Source data:
========================================

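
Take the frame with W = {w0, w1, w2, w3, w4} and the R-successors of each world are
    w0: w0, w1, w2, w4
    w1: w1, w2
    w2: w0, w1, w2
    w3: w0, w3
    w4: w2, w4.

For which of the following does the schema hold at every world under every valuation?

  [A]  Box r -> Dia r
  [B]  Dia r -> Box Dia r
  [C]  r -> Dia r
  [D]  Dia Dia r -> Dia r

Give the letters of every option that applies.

R is reflexive: each world relates to itself.
R is not transitive: w1 R w2 and w2 R w0 but not w1 R w0.
R is not euclidean: w0 R w1 and w0 R w0 but not w1 R w0.
R is serial: every world has an R-successor.
(A) Box r -> Dia r is axiom D, which corresponds to seriality. R is serial — valid.
(B) Dia r -> Box Dia r (axiom 5) characterises the euclidean frames. R is not euclidean — not valid.
(C) r -> Dia r (the dual of axiom T) characterises the reflexive frames. R is reflexive — valid.
(D) the dual of axiom 4: valid iff R is transitive. R is not transitive — not valid.

A, C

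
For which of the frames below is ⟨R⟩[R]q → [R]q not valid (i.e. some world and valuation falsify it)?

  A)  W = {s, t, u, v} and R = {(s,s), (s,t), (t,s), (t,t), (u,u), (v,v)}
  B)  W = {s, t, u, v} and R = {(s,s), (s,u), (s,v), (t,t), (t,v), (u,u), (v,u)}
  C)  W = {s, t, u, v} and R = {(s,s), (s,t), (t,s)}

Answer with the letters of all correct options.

The schema ⟨R⟩[R]q → [R]q is the dual of axiom 5; it is valid on a frame iff R is euclidean.
(A) R is euclidean (any two R-successors of the same world are R-related), so the schema is valid here.
(B) R is not euclidean (s R u and s R s but not u R s), so the schema fails here.
(C) R is not euclidean (s R t and s R t but not t R t), so the schema fails here.

B, C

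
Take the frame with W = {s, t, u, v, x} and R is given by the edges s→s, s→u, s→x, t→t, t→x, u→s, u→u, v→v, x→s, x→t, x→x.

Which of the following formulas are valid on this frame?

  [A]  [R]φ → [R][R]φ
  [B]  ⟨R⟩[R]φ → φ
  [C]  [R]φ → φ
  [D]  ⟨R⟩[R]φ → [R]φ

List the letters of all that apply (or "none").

R is reflexive: each world relates to itself.
R is symmetric: every R-edge is matched by its reverse.
R is not transitive: s R x and x R t but not s R t.
R is not euclidean: s R u and s R x but not u R x.
(A) [R]φ → [R][R]φ is axiom 4, which corresponds to transitivity. R is not transitive — not valid.
(B) ⟨R⟩[R]φ → φ is the dual of axiom B; it is valid on a frame exactly when R is symmetric. R is symmetric, so valid.
(C) [R]φ → φ is axiom T; it is valid on a frame exactly when R is reflexive. R is reflexive, so valid.
(D) ⟨R⟩[R]φ → [R]φ is the dual of axiom 5; it is valid on a frame exactly when R is euclidean. R is not euclidean, so not valid.

B, C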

========================================

INSTRUCTIONS TO FOLLOW: Produce an exact copy of every entry above.

COMPLETED EXERCISE:
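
Take the frame with W = {w0, w1, w2, w3, w4} and the R-successors of each world are
    w0: w0, w1, w2, w4
    w1: w1, w2
    w2: w0, w1, w2
    w3: w0, w3
    w4: w2, w4.

For which of the following does the schema hold at every world under every valuation?

  [A]  Box r -> Dia r
  [B]  Dia r -> Box Dia r
  [C]  r -> Dia r
  [D]  Dia Dia r -> Dia r

Give the letters of every option that applies.

R is reflexive: each world relates to itself.
R is not transitive: w1 R w2 and w2 R w0 but not w1 R w0.
R is not euclidean: w0 R w1 and w0 R w0 but not w1 R w0.
R is serial: every world has an R-successor.
(A) Box r -> Dia r is axiom D, which corresponds to seriality. R is serial — valid.
(B) Dia r -> Box Dia r (axiom 5) characterises the euclidean frames. R is not euclidean — not valid.
(C) r -> Dia r (the dual of axiom T) characterises the reflexive frames. R is reflexive — valid.
(D) the dual of axiom 4: valid iff R is transitive. R is not transitive — not valid.

A, C

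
For which of the frames below is ⟨R⟩[R]q → [R]q not valid (i.e. some world and valuation falsify it)?

  A)  W = {s, t, u, v} and R = {(s,s), (s,t), (t,s), (t,t), (u,u), (v,v)}
  B)  W = {s, t, u, v} and R = {(s,s), (s,u), (s,v), (t,t), (t,v), (u,u), (v,u)}
  C)  W = {s, t, u, v} and R = {(s,s), (s,t), (t,s)}

Answer with the letters of all correct options.

The schema ⟨R⟩[R]q → [R]q is the dual of axiom 5; it is valid on a frame iff R is euclidean.
(A) R is euclidean (any two R-successors of the same world are R-related), so the schema is valid here.
(B) R is not euclidean (s R u and s R s but not u R s), so the schema fails here.
(C) R is not euclidean (s R t and s R t but not t R t), so the schema fails here.

B, C

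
Take the frame with W = {s, t, u, v, x} and R is given by the edges s→s, s→u, s→x, t→t, t→x, u→s, u→u, v→v, x→s, x→t, x→x.

Which of the following formulas are valid on this frame?

  [A]  [R]φ → [R][R]φ
  [B]  ⟨R⟩[R]φ → φ
  [C]  [R]φ → φ
  [D]  ⟨R⟩[R]φ → [R]φ

List the letters of all that apply (or "none").

R is reflexive: each world relates to itself.
R is symmetric: every R-edge is matched by its reverse.
R is not transitive: s R x and x R t but not s R t.
R is not euclidean: s R u and s R x but not u R x.
(A) [R]φ → [R][R]φ is axiom 4, which corresponds to transitivity. R is not transitive — not valid.
(B) ⟨R⟩[R]φ → φ is the dual of axiom B; it is valid on a frame exactly when R is symmetric. R is symmetric, so valid.
(C) [R]φ → φ is axiom T; it is valid on a frame exactly when R is reflexive. R is reflexive, so valid.
(D) ⟨R⟩[R]φ → [R]φ is the dual of axiom 5; it is valid on a frame exactly when R is euclidean. R is not euclidean, so not valid.

B, C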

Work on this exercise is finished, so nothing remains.